» YOUR OBJECTIVE: Please repeat the data exactly, leaving nothing out.

[Saved data entries]
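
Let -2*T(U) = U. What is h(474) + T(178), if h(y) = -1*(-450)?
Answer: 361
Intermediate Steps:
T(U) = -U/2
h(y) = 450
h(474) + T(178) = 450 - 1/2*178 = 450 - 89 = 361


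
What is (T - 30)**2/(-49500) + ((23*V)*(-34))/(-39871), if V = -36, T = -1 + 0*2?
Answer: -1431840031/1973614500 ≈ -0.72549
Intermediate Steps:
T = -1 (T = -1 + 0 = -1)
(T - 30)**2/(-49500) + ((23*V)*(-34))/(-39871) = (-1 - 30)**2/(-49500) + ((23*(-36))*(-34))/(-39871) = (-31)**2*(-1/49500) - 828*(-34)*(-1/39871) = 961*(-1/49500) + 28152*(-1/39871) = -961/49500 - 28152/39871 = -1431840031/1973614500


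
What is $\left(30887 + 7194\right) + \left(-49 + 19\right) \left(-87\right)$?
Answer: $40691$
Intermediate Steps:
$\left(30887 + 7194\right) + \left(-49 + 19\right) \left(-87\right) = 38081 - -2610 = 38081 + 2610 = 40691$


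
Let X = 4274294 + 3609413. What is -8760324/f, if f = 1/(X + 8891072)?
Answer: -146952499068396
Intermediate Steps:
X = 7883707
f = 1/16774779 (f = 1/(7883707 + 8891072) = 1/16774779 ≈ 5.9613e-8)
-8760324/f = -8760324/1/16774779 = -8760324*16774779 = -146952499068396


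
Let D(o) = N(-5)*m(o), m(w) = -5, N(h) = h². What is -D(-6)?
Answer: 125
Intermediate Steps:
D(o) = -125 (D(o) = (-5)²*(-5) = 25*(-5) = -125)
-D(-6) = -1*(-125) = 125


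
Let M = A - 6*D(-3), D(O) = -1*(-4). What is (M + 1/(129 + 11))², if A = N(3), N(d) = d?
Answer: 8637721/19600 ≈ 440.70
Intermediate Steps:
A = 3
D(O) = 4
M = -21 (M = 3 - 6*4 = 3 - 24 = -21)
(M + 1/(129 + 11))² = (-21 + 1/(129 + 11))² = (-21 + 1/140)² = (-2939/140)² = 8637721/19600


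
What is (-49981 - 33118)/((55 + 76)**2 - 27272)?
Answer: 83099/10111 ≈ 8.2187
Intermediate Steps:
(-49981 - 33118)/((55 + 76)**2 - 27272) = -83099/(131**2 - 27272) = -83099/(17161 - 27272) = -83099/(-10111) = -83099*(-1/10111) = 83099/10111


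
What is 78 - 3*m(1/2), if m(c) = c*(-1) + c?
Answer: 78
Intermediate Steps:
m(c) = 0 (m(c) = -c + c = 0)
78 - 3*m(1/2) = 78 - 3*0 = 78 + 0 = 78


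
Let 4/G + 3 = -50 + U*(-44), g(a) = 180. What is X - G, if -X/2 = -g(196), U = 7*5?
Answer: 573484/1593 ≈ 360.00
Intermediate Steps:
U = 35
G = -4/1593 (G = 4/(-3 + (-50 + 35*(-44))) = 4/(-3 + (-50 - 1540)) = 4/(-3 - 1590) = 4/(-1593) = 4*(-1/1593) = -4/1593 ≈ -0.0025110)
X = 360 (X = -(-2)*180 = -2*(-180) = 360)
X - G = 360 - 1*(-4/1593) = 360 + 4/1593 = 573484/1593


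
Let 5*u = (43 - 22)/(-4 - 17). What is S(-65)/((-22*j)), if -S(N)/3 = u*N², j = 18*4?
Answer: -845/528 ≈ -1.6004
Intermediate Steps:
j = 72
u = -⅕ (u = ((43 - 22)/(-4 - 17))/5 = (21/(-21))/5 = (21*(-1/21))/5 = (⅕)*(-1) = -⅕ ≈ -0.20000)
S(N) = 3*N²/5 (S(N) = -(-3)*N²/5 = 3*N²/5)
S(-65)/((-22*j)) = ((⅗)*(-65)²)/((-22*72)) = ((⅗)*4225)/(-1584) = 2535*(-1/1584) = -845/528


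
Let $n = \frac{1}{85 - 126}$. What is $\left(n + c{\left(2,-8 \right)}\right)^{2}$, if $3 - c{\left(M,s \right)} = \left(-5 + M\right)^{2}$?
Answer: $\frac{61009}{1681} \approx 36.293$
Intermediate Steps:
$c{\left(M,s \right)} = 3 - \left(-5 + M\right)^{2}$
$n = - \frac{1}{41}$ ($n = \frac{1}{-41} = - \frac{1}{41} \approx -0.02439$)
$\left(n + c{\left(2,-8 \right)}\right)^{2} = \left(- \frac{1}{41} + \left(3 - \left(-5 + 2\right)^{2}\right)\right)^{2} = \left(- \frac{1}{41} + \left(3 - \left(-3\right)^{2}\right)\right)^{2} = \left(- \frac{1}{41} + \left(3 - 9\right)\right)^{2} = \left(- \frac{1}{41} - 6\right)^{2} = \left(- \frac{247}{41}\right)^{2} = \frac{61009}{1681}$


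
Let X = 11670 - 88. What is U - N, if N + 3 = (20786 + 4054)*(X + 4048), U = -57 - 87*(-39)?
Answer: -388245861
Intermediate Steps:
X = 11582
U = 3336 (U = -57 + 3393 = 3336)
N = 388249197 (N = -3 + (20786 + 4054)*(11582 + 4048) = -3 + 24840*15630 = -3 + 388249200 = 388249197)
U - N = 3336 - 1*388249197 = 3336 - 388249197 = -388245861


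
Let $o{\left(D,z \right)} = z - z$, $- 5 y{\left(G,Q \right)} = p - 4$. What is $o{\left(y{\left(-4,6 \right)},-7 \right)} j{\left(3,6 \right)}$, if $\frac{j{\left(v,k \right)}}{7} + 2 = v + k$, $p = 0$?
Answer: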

» FINAL ANSWER:
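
Let -2*T(U) = U. What is h(474) + T(178), if h(y) = -1*(-450)?
Answer: 361
Intermediate Steps:
T(U) = -U/2
h(y) = 450
h(474) + T(178) = 450 - 1/2*178 = 450 - 89 = 361


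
What is (T - 30)**2/(-49500) + ((23*V)*(-34))/(-39871), if V = -36, T = -1 + 0*2?
Answer: -1431840031/1973614500 ≈ -0.72549
Intermediate Steps:
T = -1 (T = -1 + 0 = -1)
(T - 30)**2/(-49500) + ((23*V)*(-34))/(-39871) = (-1 - 30)**2/(-49500) + ((23*(-36))*(-34))/(-39871) = (-31)**2*(-1/49500) - 828*(-34)*(-1/39871) = 961*(-1/49500) + 28152*(-1/39871) = -961/49500 - 28152/39871 = -1431840031/1973614500


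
What is $\left(30887 + 7194\right) + \left(-49 + 19\right) \left(-87\right)$?
Answer: $40691$
Intermediate Steps:
$\left(30887 + 7194\right) + \left(-49 + 19\right) \left(-87\right) = 38081 - -2610 = 38081 + 2610 = 40691$


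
Let X = 4274294 + 3609413. What is -8760324/f, if f = 1/(X + 8891072)?
Answer: -146952499068396
Intermediate Steps:
X = 7883707
f = 1/16774779 (f = 1/(7883707 + 8891072) = 1/16774779 ≈ 5.9613e-8)
-8760324/f = -8760324/1/16774779 = -8760324*16774779 = -146952499068396


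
Let D(o) = N(-5)*m(o), m(w) = -5, N(h) = h². What is -D(-6)?
Answer: 125
Intermediate Steps:
D(o) = -125 (D(o) = (-5)²*(-5) = 25*(-5) = -125)
-D(-6) = -1*(-125) = 125


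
Let M = A - 6*D(-3), D(O) = -1*(-4). What is (M + 1/(129 + 11))², if A = N(3), N(d) = d?
Answer: 8637721/19600 ≈ 440.70
Intermediate Steps:
A = 3
D(O) = 4
M = -21 (M = 3 - 6*4 = 3 - 24 = -21)
(M + 1/(129 + 11))² = (-21 + 1/(129 + 11))² = (-21 + 1/140)² = (-2939/140)² = 8637721/19600


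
What is (-49981 - 33118)/((55 + 76)**2 - 27272)?
Answer: 83099/10111 ≈ 8.2187
Intermediate Steps:
(-49981 - 33118)/((55 + 76)**2 - 27272) = -83099/(131**2 - 27272) = -83099/(17161 - 27272) = -83099/(-10111) = -83099*(-1/10111) = 83099/10111


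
What is 78 - 3*m(1/2), if m(c) = c*(-1) + c?
Answer: 78
Intermediate Steps:
m(c) = 0 (m(c) = -c + c = 0)
78 - 3*m(1/2) = 78 - 3*0 = 78 + 0 = 78


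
Let 4/G + 3 = -50 + U*(-44), g(a) = 180. What is X - G, if -X/2 = -g(196), U = 7*5?
Answer: 573484/1593 ≈ 360.00
Intermediate Steps:
U = 35
G = -4/1593 (G = 4/(-3 + (-50 + 35*(-44))) = 4/(-3 + (-50 - 1540)) = 4/(-3 - 1590) = 4/(-1593) = 4*(-1/1593) = -4/1593 ≈ -0.0025110)
X = 360 (X = -(-2)*180 = -2*(-180) = 360)
X - G = 360 - 1*(-4/1593) = 360 + 4/1593 = 573484/1593


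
Let 5*u = (43 - 22)/(-4 - 17). What is S(-65)/((-22*j)), if -S(N)/3 = u*N², j = 18*4?
Answer: -845/528 ≈ -1.6004
Intermediate Steps:
j = 72
u = -⅕ (u = ((43 - 22)/(-4 - 17))/5 = (21/(-21))/5 = (21*(-1/21))/5 = (⅕)*(-1) = -⅕ ≈ -0.20000)
S(N) = 3*N²/5 (S(N) = -(-3)*N²/5 = 3*N²/5)
S(-65)/((-22*j)) = ((⅗)*(-65)²)/((-22*72)) = ((⅗)*4225)/(-1584) = 2535*(-1/1584) = -845/528


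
Let $n = \frac{1}{85 - 126}$. What is $\left(n + c{\left(2,-8 \right)}\right)^{2}$, if $3 - c{\left(M,s \right)} = \left(-5 + M\right)^{2}$?
Answer: $\frac{61009}{1681} \approx 36.293$
Intermediate Steps:
$c{\left(M,s \right)} = 3 - \left(-5 + M\right)^{2}$
$n = - \frac{1}{41}$ ($n = \frac{1}{-41} = - \frac{1}{41} \approx -0.02439$)
$\left(n + c{\left(2,-8 \right)}\right)^{2} = \left(- \frac{1}{41} + \left(3 - \left(-5 + 2\right)^{2}\right)\right)^{2} = \left(- \frac{1}{41} + \left(3 - \left(-3\right)^{2}\right)\right)^{2} = \left(- \frac{1}{41} + \left(3 - 9\right)\right)^{2} = \left(- \frac{1}{41} - 6\right)^{2} = \left(- \frac{247}{41}\right)^{2} = \frac{61009}{1681}$


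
Let X = 11670 - 88. What is U - N, if N + 3 = (20786 + 4054)*(X + 4048), U = -57 - 87*(-39)?
Answer: -388245861
Intermediate Steps:
X = 11582
U = 3336 (U = -57 + 3393 = 3336)
N = 388249197 (N = -3 + (20786 + 4054)*(11582 + 4048) = -3 + 24840*15630 = -3 + 388249200 = 388249197)
U - N = 3336 - 1*388249197 = 3336 - 388249197 = -388245861


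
Let $o{\left(D,z \right)} = z - z$, $- 5 y{\left(G,Q \right)} = p - 4$. What is $o{\left(y{\left(-4,6 \right)},-7 \right)} j{\left(3,6 \right)}$, if $\frac{j{\left(v,k \right)}}{7} + 2 = v + k$, $p = 0$?
Answer: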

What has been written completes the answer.